*What you are asked to do*. Output an exact reproduction of the data.
(Beginning of Dataset records)
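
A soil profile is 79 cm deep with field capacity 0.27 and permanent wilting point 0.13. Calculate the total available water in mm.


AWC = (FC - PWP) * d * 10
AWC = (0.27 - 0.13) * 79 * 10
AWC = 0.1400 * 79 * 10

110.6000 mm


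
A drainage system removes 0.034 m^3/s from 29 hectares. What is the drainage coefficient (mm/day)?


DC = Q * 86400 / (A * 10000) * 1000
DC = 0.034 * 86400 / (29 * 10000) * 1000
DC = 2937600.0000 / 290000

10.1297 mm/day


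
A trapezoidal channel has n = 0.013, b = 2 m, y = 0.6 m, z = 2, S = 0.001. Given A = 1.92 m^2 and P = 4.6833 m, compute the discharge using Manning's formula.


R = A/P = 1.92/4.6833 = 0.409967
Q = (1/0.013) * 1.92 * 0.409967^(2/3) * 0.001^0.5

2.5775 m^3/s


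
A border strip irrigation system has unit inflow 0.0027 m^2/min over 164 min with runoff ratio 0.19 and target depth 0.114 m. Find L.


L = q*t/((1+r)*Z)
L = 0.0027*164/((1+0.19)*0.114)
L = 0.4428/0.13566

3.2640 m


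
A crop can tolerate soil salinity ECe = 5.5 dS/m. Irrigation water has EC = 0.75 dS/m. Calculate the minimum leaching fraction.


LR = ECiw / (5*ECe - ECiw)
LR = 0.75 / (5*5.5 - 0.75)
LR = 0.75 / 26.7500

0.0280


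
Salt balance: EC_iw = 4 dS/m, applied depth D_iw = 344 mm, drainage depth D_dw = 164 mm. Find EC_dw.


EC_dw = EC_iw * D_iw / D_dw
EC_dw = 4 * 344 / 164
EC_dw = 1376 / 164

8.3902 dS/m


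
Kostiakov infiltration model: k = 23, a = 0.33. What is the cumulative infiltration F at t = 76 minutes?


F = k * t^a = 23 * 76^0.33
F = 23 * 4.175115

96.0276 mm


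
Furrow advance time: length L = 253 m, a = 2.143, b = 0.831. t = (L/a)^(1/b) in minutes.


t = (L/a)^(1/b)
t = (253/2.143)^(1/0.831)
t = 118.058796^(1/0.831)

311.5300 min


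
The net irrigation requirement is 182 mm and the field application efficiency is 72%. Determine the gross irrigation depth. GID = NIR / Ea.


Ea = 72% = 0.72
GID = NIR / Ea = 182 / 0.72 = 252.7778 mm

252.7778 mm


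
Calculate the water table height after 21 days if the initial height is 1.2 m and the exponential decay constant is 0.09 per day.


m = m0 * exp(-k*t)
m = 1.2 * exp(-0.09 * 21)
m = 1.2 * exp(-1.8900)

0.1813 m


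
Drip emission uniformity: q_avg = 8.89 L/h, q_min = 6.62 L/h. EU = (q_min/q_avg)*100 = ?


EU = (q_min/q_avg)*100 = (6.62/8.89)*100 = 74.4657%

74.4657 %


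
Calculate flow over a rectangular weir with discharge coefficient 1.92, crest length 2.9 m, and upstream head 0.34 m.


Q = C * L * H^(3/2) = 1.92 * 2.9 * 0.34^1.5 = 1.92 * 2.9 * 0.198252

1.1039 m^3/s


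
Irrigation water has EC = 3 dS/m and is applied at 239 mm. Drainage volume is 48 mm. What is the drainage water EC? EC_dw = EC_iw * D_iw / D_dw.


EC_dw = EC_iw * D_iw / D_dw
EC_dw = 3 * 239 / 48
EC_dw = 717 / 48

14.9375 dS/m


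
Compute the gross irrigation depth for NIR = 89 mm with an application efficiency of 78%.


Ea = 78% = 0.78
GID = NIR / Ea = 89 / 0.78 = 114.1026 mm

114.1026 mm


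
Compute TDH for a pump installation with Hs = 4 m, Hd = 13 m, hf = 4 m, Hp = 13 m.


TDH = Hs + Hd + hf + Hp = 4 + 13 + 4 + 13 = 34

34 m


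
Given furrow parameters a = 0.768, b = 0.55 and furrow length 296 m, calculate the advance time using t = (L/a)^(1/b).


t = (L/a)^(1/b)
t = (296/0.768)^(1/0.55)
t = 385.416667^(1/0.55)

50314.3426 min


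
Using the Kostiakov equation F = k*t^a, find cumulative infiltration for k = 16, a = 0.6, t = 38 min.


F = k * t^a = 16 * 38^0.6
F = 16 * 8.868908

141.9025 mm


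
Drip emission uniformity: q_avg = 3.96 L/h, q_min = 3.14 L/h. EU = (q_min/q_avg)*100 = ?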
(End of Dataset records)
*Solution for this task*.
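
A soil profile is 79 cm deep with field capacity 0.27 and permanent wilting point 0.13. Calculate the total available water in mm.


AWC = (FC - PWP) * d * 10
AWC = (0.27 - 0.13) * 79 * 10
AWC = 0.1400 * 79 * 10

110.6000 mm


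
A drainage system removes 0.034 m^3/s from 29 hectares. What is the drainage coefficient (mm/day)?


DC = Q * 86400 / (A * 10000) * 1000
DC = 0.034 * 86400 / (29 * 10000) * 1000
DC = 2937600.0000 / 290000

10.1297 mm/day


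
A trapezoidal channel has n = 0.013, b = 2 m, y = 0.6 m, z = 2, S = 0.001. Given A = 1.92 m^2 and P = 4.6833 m, compute the discharge using Manning's formula.


R = A/P = 1.92/4.6833 = 0.409967
Q = (1/0.013) * 1.92 * 0.409967^(2/3) * 0.001^0.5

2.5775 m^3/s


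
A border strip irrigation system has unit inflow 0.0027 m^2/min over 164 min with runoff ratio 0.19 and target depth 0.114 m. Find L.


L = q*t/((1+r)*Z)
L = 0.0027*164/((1+0.19)*0.114)
L = 0.4428/0.13566

3.2640 m


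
A crop can tolerate soil salinity ECe = 5.5 dS/m. Irrigation water has EC = 0.75 dS/m. Calculate the minimum leaching fraction.


LR = ECiw / (5*ECe - ECiw)
LR = 0.75 / (5*5.5 - 0.75)
LR = 0.75 / 26.7500

0.0280


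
Salt balance: EC_iw = 4 dS/m, applied depth D_iw = 344 mm, drainage depth D_dw = 164 mm. Find EC_dw.


EC_dw = EC_iw * D_iw / D_dw
EC_dw = 4 * 344 / 164
EC_dw = 1376 / 164

8.3902 dS/m


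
Kostiakov infiltration model: k = 23, a = 0.33. What is the cumulative infiltration F at t = 76 minutes?


F = k * t^a = 23 * 76^0.33
F = 23 * 4.175115

96.0276 mm


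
Furrow advance time: length L = 253 m, a = 2.143, b = 0.831. t = (L/a)^(1/b) in minutes.


t = (L/a)^(1/b)
t = (253/2.143)^(1/0.831)
t = 118.058796^(1/0.831)

311.5300 min


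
The net irrigation requirement is 182 mm and the field application efficiency is 72%. Determine the gross irrigation depth. GID = NIR / Ea.


Ea = 72% = 0.72
GID = NIR / Ea = 182 / 0.72 = 252.7778 mm

252.7778 mm


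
Calculate the water table height after 21 days if the initial height is 1.2 m and the exponential decay constant is 0.09 per day.


m = m0 * exp(-k*t)
m = 1.2 * exp(-0.09 * 21)
m = 1.2 * exp(-1.8900)

0.1813 m


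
Drip emission uniformity: q_avg = 8.89 L/h, q_min = 6.62 L/h. EU = (q_min/q_avg)*100 = ?


EU = (q_min/q_avg)*100 = (6.62/8.89)*100 = 74.4657%

74.4657 %


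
Calculate flow over a rectangular weir with discharge coefficient 1.92, crest length 2.9 m, and upstream head 0.34 m.


Q = C * L * H^(3/2) = 1.92 * 2.9 * 0.34^1.5 = 1.92 * 2.9 * 0.198252

1.1039 m^3/s


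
Irrigation water has EC = 3 dS/m and is applied at 239 mm. Drainage volume is 48 mm. What is the drainage water EC? EC_dw = EC_iw * D_iw / D_dw.


EC_dw = EC_iw * D_iw / D_dw
EC_dw = 3 * 239 / 48
EC_dw = 717 / 48

14.9375 dS/m


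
Compute the gross irrigation depth for NIR = 89 mm with an application efficiency of 78%.


Ea = 78% = 0.78
GID = NIR / Ea = 89 / 0.78 = 114.1026 mm

114.1026 mm


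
Compute TDH for a pump installation with Hs = 4 m, Hd = 13 m, hf = 4 m, Hp = 13 m.


TDH = Hs + Hd + hf + Hp = 4 + 13 + 4 + 13 = 34

34 m


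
Given furrow parameters a = 0.768, b = 0.55 and furrow length 296 m, calculate the advance time using t = (L/a)^(1/b).


t = (L/a)^(1/b)
t = (296/0.768)^(1/0.55)
t = 385.416667^(1/0.55)

50314.3426 min


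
Using the Kostiakov equation F = k*t^a, find cumulative infiltration for k = 16, a = 0.6, t = 38 min.


F = k * t^a = 16 * 38^0.6
F = 16 * 8.868908

141.9025 mm


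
Drip emission uniformity: q_avg = 3.96 L/h, q_min = 3.14 L/h. EU = (q_min/q_avg)*100 = ?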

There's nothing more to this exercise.